:: Stored data entries ::
┌──

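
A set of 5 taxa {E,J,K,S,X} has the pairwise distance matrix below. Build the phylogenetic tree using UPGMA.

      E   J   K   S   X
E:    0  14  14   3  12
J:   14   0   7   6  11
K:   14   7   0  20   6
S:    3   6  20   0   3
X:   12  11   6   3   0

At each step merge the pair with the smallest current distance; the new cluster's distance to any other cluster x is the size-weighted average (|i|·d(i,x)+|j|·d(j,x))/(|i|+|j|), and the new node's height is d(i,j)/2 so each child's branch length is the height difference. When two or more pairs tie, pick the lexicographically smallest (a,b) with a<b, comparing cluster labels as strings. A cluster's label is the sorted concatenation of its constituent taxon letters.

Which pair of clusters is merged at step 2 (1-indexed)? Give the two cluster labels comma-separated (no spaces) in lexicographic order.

1. join E+S (d=3) ⇒ ES; edges |E|=3/2, |S|=3/2
  updated: d(ES,J)=10, d(ES,K)=17, d(ES,X)=15/2
2. join K+X (d=6) ⇒ KX; edges |K|=3, |X|=3
  updated: d(ES,KX)=49/4, d(J,KX)=9
3. join J+KX (d=9) ⇒ JKX; edges |J|=9/2, |KX|=3/2
  updated: d(ES,JKX)=23/2
4. join ES+JKX (d=23/2) ⇒ EJKSX; edges |ES|=17/4, |JKX|=5/4
final tree: ((E:3/2,S:3/2):17/4,(J:9/2,(K:3,X:3):3/2):5/4)
total length: 41/2

K,X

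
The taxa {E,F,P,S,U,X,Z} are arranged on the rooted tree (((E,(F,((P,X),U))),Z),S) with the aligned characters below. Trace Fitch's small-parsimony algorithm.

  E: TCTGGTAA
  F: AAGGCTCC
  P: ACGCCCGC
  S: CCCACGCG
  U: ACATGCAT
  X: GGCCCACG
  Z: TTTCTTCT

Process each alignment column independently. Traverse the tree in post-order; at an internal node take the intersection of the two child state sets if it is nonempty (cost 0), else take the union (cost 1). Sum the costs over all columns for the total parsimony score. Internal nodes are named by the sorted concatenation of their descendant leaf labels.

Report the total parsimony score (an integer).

PX@0: {A} ∪ {G} = {A,G} (union, +1)
PUX@0: {A,G} ∩ {A} = {A} (intersection, +0)
FPUX@0: {A} ∩ {A} = {A} (intersection, +0)
EFPUX@0: {T} ∪ {A} = {A,T} (union, +1)
EFPUXZ@0: {A,T} ∩ {T} = {T} (intersection, +0)
EFPSUXZ@0: {T} ∪ {C} = {C,T} (union, +1)
PX@1: {C} ∪ {G} = {C,G} (union, +1)
PUX@1: {C,G} ∩ {C} = {C} (intersection, +0)
FPUX@1: {A} ∪ {C} = {A,C} (union, +1)
EFPUX@1: {C} ∩ {A,C} = {C} (intersection, +0)
EFPUXZ@1: {C} ∪ {T} = {C,T} (union, +1)
EFPSUXZ@1: {C,T} ∩ {C} = {C} (intersection, +0)
PX@2: {G} ∪ {C} = {C,G} (union, +1)
PUX@2: {C,G} ∪ {A} = {A,C,G} (union, +1)
FPUX@2: {G} ∩ {A,C,G} = {G} (intersection, +0)
EFPUX@2: {T} ∪ {G} = {G,T} (union, +1)
EFPUXZ@2: {G,T} ∩ {T} = {T} (intersection, +0)
EFPSUXZ@2: {T} ∪ {C} = {C,T} (union, +1)
PX@3: {C} ∩ {C} = {C} (intersection, +0)
PUX@3: {C} ∪ {T} = {C,T} (union, +1)
FPUX@3: {G} ∪ {C,T} = {C,G,T} (union, +1)
EFPUX@3: {G} ∩ {C,G,T} = {G} (intersection, +0)
EFPUXZ@3: {G} ∪ {C} = {C,G} (union, +1)
EFPSUXZ@3: {C,G} ∪ {A} = {A,C,G} (union, +1)
PX@4: {C} ∩ {C} = {C} (intersection, +0)
PUX@4: {C} ∪ {G} = {C,G} (union, +1)
FPUX@4: {C} ∩ {C,G} = {C} (intersection, +0)
EFPUX@4: {G} ∪ {C} = {C,G} (union, +1)
EFPUXZ@4: {C,G} ∪ {T} = {C,G,T} (union, +1)
EFPSUXZ@4: {C,G,T} ∩ {C} = {C} (intersection, +0)
PX@5: {C} ∪ {A} = {A,C} (union, +1)
PUX@5: {A,C} ∩ {C} = {C} (intersection, +0)
FPUX@5: {T} ∪ {C} = {C,T} (union, +1)
EFPUX@5: {T} ∩ {C,T} = {T} (intersection, +0)
EFPUXZ@5: {T} ∩ {T} = {T} (intersection, +0)
EFPSUXZ@5: {T} ∪ {G} = {G,T} (union, +1)
PX@6: {G} ∪ {C} = {C,G} (union, +1)
PUX@6: {C,G} ∪ {A} = {A,C,G} (union, +1)
FPUX@6: {C} ∩ {A,C,G} = {C} (intersection, +0)
EFPUX@6: {A} ∪ {C} = {A,C} (union, +1)
EFPUXZ@6: {A,C} ∩ {C} = {C} (intersection, +0)
EFPSUXZ@6: {C} ∩ {C} = {C} (intersection, +0)
PX@7: {C} ∪ {G} = {C,G} (union, +1)
PUX@7: {C,G} ∪ {T} = {C,G,T} (union, +1)
FPUX@7: {C} ∩ {C,G,T} = {C} (intersection, +0)
EFPUX@7: {A} ∪ {C} = {A,C} (union, +1)
EFPUXZ@7: {A,C} ∪ {T} = {A,C,T} (union, +1)
EFPSUXZ@7: {A,C,T} ∪ {G} = {A,C,G,T} (union, +1)
per-site changes: [3, 3, 4, 4, 3, 3, 3, 5]; total = 28

28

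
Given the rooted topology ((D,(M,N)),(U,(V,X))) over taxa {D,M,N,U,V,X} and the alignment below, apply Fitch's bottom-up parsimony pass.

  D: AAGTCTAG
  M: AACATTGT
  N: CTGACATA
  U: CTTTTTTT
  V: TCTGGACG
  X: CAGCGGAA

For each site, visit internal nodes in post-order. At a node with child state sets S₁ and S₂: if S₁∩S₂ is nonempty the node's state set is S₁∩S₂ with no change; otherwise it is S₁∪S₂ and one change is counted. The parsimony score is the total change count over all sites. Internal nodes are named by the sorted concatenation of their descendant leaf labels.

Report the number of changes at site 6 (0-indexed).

MN@0: {A} ∪ {C} = {A,C} (union, +1)
DMN@0: {A} ∩ {A,C} = {A} (intersection, +0)
VX@0: {T} ∪ {C} = {C,T} (union, +1)
UVX@0: {C} ∩ {C,T} = {C} (intersection, +0)
DMNUVX@0: {A} ∪ {C} = {A,C} (union, +1)
MN@1: {A} ∪ {T} = {A,T} (union, +1)
DMN@1: {A} ∩ {A,T} = {A} (intersection, +0)
VX@1: {C} ∪ {A} = {A,C} (union, +1)
UVX@1: {T} ∪ {A,C} = {A,C,T} (union, +1)
DMNUVX@1: {A} ∩ {A,C,T} = {A} (intersection, +0)
MN@2: {C} ∪ {G} = {C,G} (union, +1)
DMN@2: {G} ∩ {C,G} = {G} (intersection, +0)
VX@2: {T} ∪ {G} = {G,T} (union, +1)
UVX@2: {T} ∩ {G,T} = {T} (intersection, +0)
DMNUVX@2: {G} ∪ {T} = {G,T} (union, +1)
MN@3: {A} ∩ {A} = {A} (intersection, +0)
DMN@3: {T} ∪ {A} = {A,T} (union, +1)
VX@3: {G} ∪ {C} = {C,G} (union, +1)
UVX@3: {T} ∪ {C,G} = {C,G,T} (union, +1)
DMNUVX@3: {A,T} ∩ {C,G,T} = {T} (intersection, +0)
MN@4: {T} ∪ {C} = {C,T} (union, +1)
DMN@4: {C} ∩ {C,T} = {C} (intersection, +0)
VX@4: {G} ∩ {G} = {G} (intersection, +0)
UVX@4: {T} ∪ {G} = {G,T} (union, +1)
DMNUVX@4: {C} ∪ {G,T} = {C,G,T} (union, +1)
MN@5: {T} ∪ {A} = {A,T} (union, +1)
DMN@5: {T} ∩ {A,T} = {T} (intersection, +0)
VX@5: {A} ∪ {G} = {A,G} (union, +1)
UVX@5: {T} ∪ {A,G} = {A,G,T} (union, +1)
DMNUVX@5: {T} ∩ {A,G,T} = {T} (intersection, +0)
MN@6: {G} ∪ {T} = {G,T} (union, +1)
DMN@6: {A} ∪ {G,T} = {A,G,T} (union, +1)
VX@6: {C} ∪ {A} = {A,C} (union, +1)
UVX@6: {T} ∪ {A,C} = {A,C,T} (union, +1)
DMNUVX@6: {A,G,T} ∩ {A,C,T} = {A,T} (intersection, +0)
MN@7: {T} ∪ {A} = {A,T} (union, +1)
DMN@7: {G} ∪ {A,T} = {A,G,T} (union, +1)
VX@7: {G} ∪ {A} = {A,G} (union, +1)
UVX@7: {T} ∪ {A,G} = {A,G,T} (union, +1)
DMNUVX@7: {A,G,T} ∩ {A,G,T} = {A,G,T} (intersection, +0)
per-site changes: [3, 3, 3, 3, 3, 3, 4, 4]; total = 26

4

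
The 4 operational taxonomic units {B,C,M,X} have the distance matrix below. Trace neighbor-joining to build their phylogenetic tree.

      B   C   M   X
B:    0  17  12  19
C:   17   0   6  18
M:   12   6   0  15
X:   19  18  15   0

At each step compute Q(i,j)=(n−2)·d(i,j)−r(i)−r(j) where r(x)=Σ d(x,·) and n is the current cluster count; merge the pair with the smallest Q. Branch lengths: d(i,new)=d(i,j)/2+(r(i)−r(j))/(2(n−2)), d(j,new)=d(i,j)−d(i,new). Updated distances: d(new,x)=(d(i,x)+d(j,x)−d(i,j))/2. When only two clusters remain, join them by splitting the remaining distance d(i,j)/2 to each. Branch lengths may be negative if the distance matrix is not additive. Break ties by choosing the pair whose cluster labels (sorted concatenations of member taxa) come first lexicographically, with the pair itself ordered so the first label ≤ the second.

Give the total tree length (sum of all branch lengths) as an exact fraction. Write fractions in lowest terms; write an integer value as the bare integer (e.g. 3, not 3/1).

28

iteration 1: select B,X (d=19, Q=-62); attach at lengths (17/2, 21/2); label the merged cluster BX
  updated: d(BX,C)=8, d(BX,M)=4
iteration 2: select BX,C (d=8, Q=-18); attach at lengths (3, 5); label the merged cluster BCX
  updated: d(BCX,M)=1
iteration 3: select BCX,M (d=1); attach at lengths (1/2, 1/2); label the merged cluster BCMX
final tree: (((B:17/2,X:21/2):3,C:5):1/2,M:1/2)
total length: 28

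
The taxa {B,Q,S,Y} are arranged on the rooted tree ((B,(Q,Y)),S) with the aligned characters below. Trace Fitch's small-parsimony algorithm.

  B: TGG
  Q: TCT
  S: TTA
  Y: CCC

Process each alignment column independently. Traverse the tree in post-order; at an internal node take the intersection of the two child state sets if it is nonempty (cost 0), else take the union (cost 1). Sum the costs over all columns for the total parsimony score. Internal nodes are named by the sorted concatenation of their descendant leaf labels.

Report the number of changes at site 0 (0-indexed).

1

QY@0: {T} ∪ {C} = {C,T} (union, +1)
BQY@0: {T} ∩ {C,T} = {T} (intersection, +0)
BQSY@0: {T} ∩ {T} = {T} (intersection, +0)
QY@1: {C} ∩ {C} = {C} (intersection, +0)
BQY@1: {G} ∪ {C} = {C,G} (union, +1)
BQSY@1: {C,G} ∪ {T} = {C,G,T} (union, +1)
QY@2: {T} ∪ {C} = {C,T} (union, +1)
BQY@2: {G} ∪ {C,T} = {C,G,T} (union, +1)
BQSY@2: {C,G,T} ∪ {A} = {A,C,G,T} (union, +1)
per-site changes: [1, 2, 3]; total = 6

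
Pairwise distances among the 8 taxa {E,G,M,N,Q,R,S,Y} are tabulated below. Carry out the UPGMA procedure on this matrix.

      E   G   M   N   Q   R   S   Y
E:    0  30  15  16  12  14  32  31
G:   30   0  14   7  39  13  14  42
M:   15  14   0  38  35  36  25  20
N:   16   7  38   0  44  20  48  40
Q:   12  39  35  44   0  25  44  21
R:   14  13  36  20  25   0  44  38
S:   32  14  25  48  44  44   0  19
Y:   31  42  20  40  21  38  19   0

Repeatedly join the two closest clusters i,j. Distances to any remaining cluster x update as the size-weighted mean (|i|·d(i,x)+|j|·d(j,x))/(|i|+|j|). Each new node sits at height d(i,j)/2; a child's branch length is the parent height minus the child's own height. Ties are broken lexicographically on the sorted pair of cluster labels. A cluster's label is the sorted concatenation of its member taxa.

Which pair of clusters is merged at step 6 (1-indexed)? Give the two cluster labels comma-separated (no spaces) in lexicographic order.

EQ,GNR

1. join G+N (d=7) ⇒ GN; edges |G|=7/2, |N|=7/2
  updated: d(E,GN)=23, d(GN,M)=26, d(GN,Q)=83/2, d(GN,R)=33/2, d(GN,S)=31, d(GN,Y)=41
2. join E+Q (d=12) ⇒ EQ; edges |E|=6, |Q|=6
  updated: d(EQ,GN)=129/4, d(EQ,M)=25, d(EQ,R)=39/2, d(EQ,S)=38, d(EQ,Y)=26
3. join GN+R (d=33/2) ⇒ GNR; edges |GN|=19/4, |R|=33/4
  updated: d(EQ,GNR)=28, d(GNR,M)=88/3, d(GNR,S)=106/3, d(GNR,Y)=40
4. join S+Y (d=19) ⇒ SY; edges |S|=19/2, |Y|=19/2
  updated: d(EQ,SY)=32, d(GNR,SY)=113/3, d(M,SY)=45/2
5. join M+SY (d=45/2) ⇒ MSY; edges |M|=45/4, |SY|=7/4
  updated: d(EQ,MSY)=89/3, d(GNR,MSY)=314/9
6. join EQ+GNR (d=28) ⇒ EGNQR; edges |EQ|=8, |GNR|=23/4
  updated: d(EGNQR,MSY)=164/5
7. join EGNQR+MSY (d=164/5) ⇒ EGMNQRSY; edges |EGNQR|=12/5, |MSY|=103/20
final tree: (((E:6,Q:6):8,((G:7/2,N:7/2):19/4,R:33/4):23/4):12/5,(M:45/4,(S:19/2,Y:19/2):7/4):103/20)
total length: 853/10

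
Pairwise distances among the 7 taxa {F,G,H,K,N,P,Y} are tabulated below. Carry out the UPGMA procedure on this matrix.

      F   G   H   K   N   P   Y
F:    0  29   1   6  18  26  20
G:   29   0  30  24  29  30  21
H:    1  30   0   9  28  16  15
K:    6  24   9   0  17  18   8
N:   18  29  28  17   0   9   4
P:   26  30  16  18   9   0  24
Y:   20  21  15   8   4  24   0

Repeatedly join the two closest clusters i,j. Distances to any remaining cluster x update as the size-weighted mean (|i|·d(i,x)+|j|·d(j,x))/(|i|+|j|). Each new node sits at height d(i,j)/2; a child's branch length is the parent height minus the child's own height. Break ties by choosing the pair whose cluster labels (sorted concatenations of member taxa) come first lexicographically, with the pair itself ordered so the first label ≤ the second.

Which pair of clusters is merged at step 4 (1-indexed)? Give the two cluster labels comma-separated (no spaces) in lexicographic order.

iteration 1: select F,H (d=1); attach at lengths (1/2, 1/2); label the merged cluster FH
  updated: d(FH,G)=59/2, d(FH,K)=15/2, d(FH,N)=23, d(FH,P)=21, d(FH,Y)=35/2
iteration 2: select N,Y (d=4); attach at lengths (2, 2); label the merged cluster NY
  updated: d(FH,NY)=81/4, d(G,NY)=25, d(K,NY)=25/2, d(NY,P)=33/2
iteration 3: select FH,K (d=15/2); attach at lengths (13/4, 15/4); label the merged cluster FHK
  updated: d(FHK,G)=83/3, d(FHK,NY)=53/3, d(FHK,P)=20
iteration 4: select NY,P (d=33/2); attach at lengths (25/4, 33/4); label the merged cluster NPY
  updated: d(FHK,NPY)=166/9, d(G,NPY)=80/3
iteration 5: select FHK,NPY (d=166/9); attach at lengths (197/36, 35/36); label the merged cluster FHKNPY
  updated: d(FHKNPY,G)=163/6
iteration 6: select FHKNPY,G (d=163/6); attach at lengths (157/36, 163/12); label the merged cluster FGHKNPY
final tree: ((((F:1/2,H:1/2):13/4,K:15/4):197/36,((N:2,Y:2):25/4,P:33/4):35/36):157/36,G:163/12)
total length: 458/9

NY,P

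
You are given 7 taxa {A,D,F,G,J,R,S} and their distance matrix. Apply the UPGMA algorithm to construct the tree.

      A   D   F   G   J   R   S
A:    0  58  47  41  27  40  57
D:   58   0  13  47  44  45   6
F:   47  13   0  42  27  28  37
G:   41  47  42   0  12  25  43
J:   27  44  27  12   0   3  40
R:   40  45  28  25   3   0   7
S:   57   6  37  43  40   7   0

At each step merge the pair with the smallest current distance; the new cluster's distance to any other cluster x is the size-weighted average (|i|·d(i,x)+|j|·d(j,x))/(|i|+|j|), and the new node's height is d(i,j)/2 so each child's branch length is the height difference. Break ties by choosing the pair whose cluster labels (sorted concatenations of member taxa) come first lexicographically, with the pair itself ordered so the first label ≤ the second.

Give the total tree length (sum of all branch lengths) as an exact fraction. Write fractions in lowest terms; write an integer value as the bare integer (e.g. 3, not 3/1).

iteration 1: select J,R (d=3); attach at lengths (3/2, 3/2); label the merged cluster JR
  updated: d(A,JR)=67/2, d(D,JR)=89/2, d(F,JR)=55/2, d(G,JR)=37/2, d(JR,S)=47/2
iteration 2: select D,S (d=6); attach at lengths (3, 3); label the merged cluster DS
  updated: d(A,DS)=115/2, d(DS,F)=25, d(DS,G)=45, d(DS,JR)=34
iteration 3: select G,JR (d=37/2); attach at lengths (37/4, 31/4); label the merged cluster GJR
  updated: d(A,GJR)=36, d(DS,GJR)=113/3, d(F,GJR)=97/3
iteration 4: select DS,F (d=25); attach at lengths (19/2, 25/2); label the merged cluster DFS
  updated: d(A,DFS)=54, d(DFS,GJR)=323/9
iteration 5: select DFS,GJR (d=323/9); attach at lengths (49/9, 313/36); label the merged cluster DFGJRS
  updated: d(A,DFGJRS)=45
iteration 6: select A,DFGJRS (d=45); attach at lengths (45/2, 41/9); label the merged cluster ADFGJRS
final tree: (A:45/2,(((D:3,S:3):19/2,F:25/2):49/9,(G:37/4,(J:3/2,R:3/2):31/4):313/36):41/9)
total length: 3211/36

3211/36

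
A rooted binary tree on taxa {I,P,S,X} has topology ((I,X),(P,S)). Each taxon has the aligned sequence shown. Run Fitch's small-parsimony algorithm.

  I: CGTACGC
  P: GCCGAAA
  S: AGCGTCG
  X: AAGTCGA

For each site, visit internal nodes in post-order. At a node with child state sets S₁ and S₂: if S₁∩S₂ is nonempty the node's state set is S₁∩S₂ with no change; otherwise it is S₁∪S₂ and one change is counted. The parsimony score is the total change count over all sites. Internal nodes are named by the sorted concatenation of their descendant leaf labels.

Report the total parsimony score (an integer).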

└──

:: What to work on ::
Nothing except a number is needed: how many lines of the entries contain the word "this"?

:: Task solution ::
2